Among these entries, how many lines have the string "once" in them? Only the number is needed.

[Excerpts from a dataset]
= Beginning of Section =

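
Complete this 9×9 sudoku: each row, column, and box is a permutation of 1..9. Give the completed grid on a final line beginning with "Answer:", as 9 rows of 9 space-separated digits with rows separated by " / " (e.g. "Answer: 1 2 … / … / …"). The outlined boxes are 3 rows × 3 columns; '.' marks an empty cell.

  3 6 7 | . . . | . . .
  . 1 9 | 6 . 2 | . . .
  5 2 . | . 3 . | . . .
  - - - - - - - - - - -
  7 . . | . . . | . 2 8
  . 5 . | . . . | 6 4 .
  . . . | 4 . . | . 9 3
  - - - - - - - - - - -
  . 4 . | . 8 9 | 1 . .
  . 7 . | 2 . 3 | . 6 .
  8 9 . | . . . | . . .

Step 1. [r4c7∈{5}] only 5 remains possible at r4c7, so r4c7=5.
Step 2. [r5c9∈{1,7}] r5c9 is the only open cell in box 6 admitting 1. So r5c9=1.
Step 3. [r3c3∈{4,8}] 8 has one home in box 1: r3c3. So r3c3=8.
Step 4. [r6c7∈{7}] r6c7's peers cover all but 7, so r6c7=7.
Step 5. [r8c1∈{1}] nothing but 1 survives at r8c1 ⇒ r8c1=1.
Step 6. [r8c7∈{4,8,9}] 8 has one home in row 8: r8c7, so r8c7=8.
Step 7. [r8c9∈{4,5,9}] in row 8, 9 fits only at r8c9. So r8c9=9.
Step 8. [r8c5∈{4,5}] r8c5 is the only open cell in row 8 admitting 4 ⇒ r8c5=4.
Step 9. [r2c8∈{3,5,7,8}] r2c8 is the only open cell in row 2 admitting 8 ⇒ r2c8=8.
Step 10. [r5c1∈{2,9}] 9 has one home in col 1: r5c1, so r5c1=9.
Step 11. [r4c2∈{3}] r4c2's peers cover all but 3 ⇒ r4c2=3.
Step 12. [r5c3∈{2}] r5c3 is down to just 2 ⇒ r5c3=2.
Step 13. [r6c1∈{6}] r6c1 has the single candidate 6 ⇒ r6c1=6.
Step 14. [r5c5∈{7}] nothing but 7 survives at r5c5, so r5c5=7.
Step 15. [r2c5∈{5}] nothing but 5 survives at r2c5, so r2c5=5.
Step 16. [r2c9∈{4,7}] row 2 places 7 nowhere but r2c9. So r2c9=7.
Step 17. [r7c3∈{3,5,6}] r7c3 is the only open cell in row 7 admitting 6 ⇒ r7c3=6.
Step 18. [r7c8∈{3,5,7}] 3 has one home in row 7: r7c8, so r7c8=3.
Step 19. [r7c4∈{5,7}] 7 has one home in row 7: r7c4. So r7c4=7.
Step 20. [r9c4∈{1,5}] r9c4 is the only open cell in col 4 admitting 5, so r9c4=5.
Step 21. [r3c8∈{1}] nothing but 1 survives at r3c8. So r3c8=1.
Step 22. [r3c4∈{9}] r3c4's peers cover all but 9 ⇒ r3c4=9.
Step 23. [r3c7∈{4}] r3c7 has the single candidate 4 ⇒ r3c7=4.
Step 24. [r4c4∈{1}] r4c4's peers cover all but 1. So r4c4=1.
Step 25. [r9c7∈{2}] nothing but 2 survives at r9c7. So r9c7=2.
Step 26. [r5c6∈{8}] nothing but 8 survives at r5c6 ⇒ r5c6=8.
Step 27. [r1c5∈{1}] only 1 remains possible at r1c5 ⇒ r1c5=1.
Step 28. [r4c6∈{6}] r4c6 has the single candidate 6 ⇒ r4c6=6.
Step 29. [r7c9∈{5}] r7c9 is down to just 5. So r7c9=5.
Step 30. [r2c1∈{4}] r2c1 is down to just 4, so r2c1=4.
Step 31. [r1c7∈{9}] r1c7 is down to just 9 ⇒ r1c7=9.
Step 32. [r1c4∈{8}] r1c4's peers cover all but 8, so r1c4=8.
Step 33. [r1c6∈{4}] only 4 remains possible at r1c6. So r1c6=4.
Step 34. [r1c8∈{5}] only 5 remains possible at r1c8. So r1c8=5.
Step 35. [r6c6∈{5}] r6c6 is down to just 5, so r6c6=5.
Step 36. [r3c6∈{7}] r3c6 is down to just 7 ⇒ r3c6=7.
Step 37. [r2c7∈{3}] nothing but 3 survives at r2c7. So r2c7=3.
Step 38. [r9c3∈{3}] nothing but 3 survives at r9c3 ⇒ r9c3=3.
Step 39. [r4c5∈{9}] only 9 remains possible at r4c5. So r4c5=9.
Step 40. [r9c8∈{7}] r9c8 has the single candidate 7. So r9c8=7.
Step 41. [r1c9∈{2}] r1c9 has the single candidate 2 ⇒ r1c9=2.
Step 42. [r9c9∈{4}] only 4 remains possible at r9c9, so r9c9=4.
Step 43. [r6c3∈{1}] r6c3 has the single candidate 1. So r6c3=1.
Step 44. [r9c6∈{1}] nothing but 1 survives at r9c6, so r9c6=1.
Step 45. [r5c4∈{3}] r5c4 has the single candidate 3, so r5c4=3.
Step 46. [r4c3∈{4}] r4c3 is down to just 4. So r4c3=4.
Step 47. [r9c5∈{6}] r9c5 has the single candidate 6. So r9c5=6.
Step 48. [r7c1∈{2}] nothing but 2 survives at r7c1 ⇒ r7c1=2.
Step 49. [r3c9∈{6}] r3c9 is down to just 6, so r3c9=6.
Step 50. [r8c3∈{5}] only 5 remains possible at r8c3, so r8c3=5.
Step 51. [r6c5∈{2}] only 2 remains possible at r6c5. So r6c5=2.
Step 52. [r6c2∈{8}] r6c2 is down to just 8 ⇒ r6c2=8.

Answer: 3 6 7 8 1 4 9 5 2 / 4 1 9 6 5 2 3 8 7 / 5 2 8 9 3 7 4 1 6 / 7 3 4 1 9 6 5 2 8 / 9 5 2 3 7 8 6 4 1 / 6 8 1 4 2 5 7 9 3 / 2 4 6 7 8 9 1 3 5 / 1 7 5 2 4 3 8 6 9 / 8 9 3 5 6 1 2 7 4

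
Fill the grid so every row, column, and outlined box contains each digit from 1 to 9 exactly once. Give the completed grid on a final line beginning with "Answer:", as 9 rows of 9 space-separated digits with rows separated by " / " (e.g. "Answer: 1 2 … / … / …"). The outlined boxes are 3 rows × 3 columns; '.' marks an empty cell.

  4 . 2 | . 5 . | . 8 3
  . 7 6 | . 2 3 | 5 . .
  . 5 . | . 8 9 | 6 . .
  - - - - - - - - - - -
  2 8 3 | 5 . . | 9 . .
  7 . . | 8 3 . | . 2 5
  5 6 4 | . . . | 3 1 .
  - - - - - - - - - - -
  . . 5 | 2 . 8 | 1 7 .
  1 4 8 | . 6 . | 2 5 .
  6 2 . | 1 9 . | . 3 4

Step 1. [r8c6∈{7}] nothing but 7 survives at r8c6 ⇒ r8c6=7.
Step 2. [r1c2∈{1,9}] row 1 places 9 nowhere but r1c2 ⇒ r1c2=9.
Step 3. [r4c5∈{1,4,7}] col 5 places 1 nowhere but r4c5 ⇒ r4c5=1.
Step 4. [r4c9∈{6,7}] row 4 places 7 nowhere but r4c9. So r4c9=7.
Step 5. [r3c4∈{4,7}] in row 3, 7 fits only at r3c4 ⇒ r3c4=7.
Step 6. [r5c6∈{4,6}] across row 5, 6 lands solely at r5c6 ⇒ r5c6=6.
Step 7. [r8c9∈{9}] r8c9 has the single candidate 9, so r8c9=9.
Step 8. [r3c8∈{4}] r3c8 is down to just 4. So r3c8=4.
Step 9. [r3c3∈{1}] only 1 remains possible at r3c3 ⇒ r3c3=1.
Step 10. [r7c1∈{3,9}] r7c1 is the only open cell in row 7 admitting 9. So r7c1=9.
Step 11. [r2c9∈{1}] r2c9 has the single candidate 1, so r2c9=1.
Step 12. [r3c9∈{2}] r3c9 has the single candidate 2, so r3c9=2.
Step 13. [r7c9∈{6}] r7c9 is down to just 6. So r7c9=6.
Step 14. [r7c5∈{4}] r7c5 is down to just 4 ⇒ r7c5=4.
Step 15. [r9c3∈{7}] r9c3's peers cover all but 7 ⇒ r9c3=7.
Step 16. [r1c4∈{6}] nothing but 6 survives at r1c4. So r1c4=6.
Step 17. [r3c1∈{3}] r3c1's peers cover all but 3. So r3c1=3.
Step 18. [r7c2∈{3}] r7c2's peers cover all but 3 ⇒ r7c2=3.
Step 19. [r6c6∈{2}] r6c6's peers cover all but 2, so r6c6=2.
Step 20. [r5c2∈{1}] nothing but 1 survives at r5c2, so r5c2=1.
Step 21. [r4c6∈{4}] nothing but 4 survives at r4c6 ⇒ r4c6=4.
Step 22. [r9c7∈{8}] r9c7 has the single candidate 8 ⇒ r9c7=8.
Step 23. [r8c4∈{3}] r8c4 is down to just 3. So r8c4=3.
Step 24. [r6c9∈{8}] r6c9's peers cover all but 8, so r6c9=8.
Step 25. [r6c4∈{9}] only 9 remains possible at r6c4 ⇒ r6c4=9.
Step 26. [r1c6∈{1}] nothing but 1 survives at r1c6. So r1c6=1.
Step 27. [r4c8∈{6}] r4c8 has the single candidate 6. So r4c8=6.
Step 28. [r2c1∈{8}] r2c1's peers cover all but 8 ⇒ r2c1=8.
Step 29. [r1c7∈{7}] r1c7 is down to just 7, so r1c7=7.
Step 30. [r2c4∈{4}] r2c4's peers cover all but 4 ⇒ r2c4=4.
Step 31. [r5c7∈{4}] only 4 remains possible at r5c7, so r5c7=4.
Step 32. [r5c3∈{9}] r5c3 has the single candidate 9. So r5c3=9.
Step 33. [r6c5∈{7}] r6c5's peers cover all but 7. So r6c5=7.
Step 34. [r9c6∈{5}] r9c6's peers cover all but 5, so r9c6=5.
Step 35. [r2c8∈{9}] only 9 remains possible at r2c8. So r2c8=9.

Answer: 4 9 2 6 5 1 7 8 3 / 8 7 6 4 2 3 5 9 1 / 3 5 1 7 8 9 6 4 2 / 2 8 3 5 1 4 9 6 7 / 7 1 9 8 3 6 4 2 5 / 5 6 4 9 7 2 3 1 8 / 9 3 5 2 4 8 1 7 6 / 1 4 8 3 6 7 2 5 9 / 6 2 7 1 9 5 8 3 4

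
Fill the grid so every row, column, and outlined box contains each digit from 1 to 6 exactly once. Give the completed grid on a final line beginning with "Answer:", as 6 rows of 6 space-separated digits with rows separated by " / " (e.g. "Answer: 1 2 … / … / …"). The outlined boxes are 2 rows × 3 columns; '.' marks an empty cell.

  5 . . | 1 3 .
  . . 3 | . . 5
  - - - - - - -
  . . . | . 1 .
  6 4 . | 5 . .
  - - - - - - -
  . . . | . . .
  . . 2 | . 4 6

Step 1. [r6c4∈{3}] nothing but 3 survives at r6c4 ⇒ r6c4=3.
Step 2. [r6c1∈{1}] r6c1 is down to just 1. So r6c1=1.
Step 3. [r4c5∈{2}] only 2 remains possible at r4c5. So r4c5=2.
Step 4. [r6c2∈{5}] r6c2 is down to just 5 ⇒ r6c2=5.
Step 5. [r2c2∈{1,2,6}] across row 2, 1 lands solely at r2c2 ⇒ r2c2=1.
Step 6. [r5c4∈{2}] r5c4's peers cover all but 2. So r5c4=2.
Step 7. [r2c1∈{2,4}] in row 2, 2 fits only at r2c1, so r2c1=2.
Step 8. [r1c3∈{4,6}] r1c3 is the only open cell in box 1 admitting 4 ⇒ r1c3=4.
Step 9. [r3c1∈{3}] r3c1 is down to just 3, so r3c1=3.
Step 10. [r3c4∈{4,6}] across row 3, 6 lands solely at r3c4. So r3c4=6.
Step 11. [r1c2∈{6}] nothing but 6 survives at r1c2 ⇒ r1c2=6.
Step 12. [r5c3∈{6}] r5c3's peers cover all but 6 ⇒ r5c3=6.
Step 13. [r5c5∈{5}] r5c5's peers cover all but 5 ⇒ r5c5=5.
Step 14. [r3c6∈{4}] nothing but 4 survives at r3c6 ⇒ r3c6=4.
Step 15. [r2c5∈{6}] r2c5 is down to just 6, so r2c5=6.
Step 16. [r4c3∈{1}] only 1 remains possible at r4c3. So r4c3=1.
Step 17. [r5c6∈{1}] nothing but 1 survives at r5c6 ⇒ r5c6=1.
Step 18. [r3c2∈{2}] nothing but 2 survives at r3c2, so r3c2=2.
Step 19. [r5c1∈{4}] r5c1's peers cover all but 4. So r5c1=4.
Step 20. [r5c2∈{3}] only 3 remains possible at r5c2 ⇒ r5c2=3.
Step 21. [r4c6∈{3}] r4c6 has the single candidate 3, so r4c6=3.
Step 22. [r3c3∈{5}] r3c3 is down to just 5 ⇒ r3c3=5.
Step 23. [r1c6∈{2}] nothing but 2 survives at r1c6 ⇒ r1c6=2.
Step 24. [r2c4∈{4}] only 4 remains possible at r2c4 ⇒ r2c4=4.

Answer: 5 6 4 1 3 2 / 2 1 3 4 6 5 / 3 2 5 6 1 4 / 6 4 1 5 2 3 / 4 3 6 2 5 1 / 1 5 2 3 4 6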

= End of Section =

Solution ▸ 2